◆ What the task asks ◆
Count the lines in the entries that contain the string "working". State nothing but the number.

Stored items
_ _ _ _ _ _ _

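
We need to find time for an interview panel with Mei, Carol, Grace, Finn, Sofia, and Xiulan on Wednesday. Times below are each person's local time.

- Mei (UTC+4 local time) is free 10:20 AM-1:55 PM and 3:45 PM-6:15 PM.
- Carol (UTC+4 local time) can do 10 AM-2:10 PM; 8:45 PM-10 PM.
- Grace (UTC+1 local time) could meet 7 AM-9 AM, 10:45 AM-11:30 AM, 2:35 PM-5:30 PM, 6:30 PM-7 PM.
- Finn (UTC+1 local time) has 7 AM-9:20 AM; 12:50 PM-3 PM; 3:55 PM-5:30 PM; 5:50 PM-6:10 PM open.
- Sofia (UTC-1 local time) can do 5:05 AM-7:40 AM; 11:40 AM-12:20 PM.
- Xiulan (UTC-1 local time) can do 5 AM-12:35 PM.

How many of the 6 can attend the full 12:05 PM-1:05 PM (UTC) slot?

3

Mei in UTC: 06:20-09:55, 11:45-14:15 (subtract 4h to convert from UTC+4).
Carol in UTC: 06:00-10:10, 16:45-18:00 (subtract 4h to convert from UTC+4).
Grace in UTC: 06:00-08:00, 09:45-10:30, 13:35-16:30, 17:30-18:00 (subtract 1h to convert from UTC+1).
Finn in UTC: 06:00-08:20, 11:50-14:00, 14:55-16:30, 16:50-17:10 (subtract 1h to convert from UTC+1).
Sofia in UTC: 06:05-08:40, 12:40-13:20 (add 1h to convert from UTC-1).
Xiulan in UTC: 06:00-13:35 (add 1h to convert from UTC-1).
Mei, Finn, and Xiulan can make the full 12:05-13:05 slot — that's 3.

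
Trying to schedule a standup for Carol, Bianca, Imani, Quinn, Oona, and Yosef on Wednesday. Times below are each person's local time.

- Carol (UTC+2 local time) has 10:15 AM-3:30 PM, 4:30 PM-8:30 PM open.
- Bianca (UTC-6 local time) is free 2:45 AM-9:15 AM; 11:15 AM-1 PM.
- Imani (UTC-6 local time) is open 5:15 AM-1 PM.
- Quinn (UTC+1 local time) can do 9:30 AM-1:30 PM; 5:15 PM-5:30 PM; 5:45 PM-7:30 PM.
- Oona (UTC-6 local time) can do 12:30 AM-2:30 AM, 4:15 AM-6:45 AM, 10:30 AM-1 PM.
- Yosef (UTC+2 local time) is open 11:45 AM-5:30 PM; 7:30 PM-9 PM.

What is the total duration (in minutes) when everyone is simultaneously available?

Carol in UTC: 08:15-13:30, 14:30-18:30 (subtract 2h to convert from UTC+2).
Bianca in UTC: 08:45-15:15, 17:15-19:00 (add 6h to convert from UTC-6).
Imani in UTC: 11:15-19:00 (add 6h to convert from UTC-6).
Quinn in UTC: 08:30-12:30, 16:15-16:30, 16:45-18:30 (subtract 1h to convert from UTC+1).
Oona in UTC: 06:30-08:30, 10:15-12:45, 16:30-19:00 (add 6h to convert from UTC-6).
Yosef in UTC: 09:45-15:30, 17:30-19:00 (subtract 2h to convert from UTC+2).
Carol ∩ Bianca: 08:45-13:30, 14:30-15:15, 17:15-18:30.
Carol ∩ Bianca ∩ Imani: 11:15-13:30, 14:30-15:15, 17:15-18:30.
Carol ∩ Bianca ∩ Imani ∩ Quinn: 11:15-12:30, 17:15-18:30.
Carol ∩ Bianca ∩ Imani ∩ Quinn ∩ Oona: 11:15-12:30, 17:15-18:30.
Carol ∩ Bianca ∩ Imani ∩ Quinn ∩ Oona ∩ Yosef: 11:15-12:30, 17:30-18:30.
Those are the intersection windows.
Summing the common windows: 75 + 60 = 135 minutes.

135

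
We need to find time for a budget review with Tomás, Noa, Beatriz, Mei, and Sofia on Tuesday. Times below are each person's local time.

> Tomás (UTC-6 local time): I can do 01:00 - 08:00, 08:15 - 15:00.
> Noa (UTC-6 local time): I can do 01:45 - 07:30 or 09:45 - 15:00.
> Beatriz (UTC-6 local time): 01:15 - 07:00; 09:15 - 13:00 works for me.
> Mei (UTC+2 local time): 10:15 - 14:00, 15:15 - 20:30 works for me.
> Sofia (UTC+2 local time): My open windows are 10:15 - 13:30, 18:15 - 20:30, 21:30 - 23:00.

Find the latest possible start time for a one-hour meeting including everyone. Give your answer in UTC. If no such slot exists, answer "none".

Tomás in UTC: 07:00-14:00, 14:15-21:00 (add 6h to convert from UTC-6).
Noa in UTC: 07:45-13:30, 15:45-21:00 (add 6h to convert from UTC-6).
Beatriz in UTC: 07:15-13:00, 15:15-19:00 (add 6h to convert from UTC-6).
Mei in UTC: 08:15-12:00, 13:15-18:30 (subtract 2h to convert from UTC+2).
Sofia in UTC: 08:15-11:30, 16:15-18:30, 19:30-21:00 (subtract 2h to convert from UTC+2).
Tomás ∩ Noa: 07:45-13:30, 15:45-21:00.
Tomás ∩ Noa ∩ Beatriz: 07:45-13:00, 15:45-19:00.
Tomás ∩ Noa ∩ Beatriz ∩ Mei: 08:15-12:00, 15:45-18:30.
Tomás ∩ Noa ∩ Beatriz ∩ Mei ∩ Sofia: 08:15-11:30, 16:15-18:30.
The last common window of at least 60 minutes is 16:15-18:30; a 60-minute meeting can start as late as 17:30 and still end by 18:30.

17:30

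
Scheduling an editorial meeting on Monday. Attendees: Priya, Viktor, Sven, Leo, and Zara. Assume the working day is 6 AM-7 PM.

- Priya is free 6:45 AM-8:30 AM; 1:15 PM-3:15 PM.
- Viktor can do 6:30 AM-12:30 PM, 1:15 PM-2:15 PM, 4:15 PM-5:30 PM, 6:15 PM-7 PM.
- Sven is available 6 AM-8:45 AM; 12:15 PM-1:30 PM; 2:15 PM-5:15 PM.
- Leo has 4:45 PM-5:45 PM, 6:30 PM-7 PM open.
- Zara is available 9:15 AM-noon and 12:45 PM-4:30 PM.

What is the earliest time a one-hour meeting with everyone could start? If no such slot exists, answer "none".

none

Priya ∩ Viktor: 06:45-08:30, 13:15-14:15.
Priya ∩ Viktor ∩ Sven: 06:45-08:30, 13:15-13:30.
Priya ∩ Viktor ∩ Sven ∩ Leo: ∅.
Priya ∩ Viktor ∩ Sven ∩ Leo ∩ Zara: ∅.
There is no time when everyone is free.
No common window is at least 60 minutes long.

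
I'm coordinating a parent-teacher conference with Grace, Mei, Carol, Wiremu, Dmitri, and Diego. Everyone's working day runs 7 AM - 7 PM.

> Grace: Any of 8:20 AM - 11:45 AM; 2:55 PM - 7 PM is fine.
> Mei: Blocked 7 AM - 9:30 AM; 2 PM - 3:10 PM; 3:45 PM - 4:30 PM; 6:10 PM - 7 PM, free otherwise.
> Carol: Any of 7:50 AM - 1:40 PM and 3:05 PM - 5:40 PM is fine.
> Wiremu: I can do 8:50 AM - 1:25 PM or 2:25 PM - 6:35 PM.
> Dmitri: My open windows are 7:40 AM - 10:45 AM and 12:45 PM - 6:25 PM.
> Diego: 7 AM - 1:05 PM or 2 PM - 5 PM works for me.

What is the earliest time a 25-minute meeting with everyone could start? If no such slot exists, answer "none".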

_ _ _ _ _ _ _

◆ Worked solution ◆
2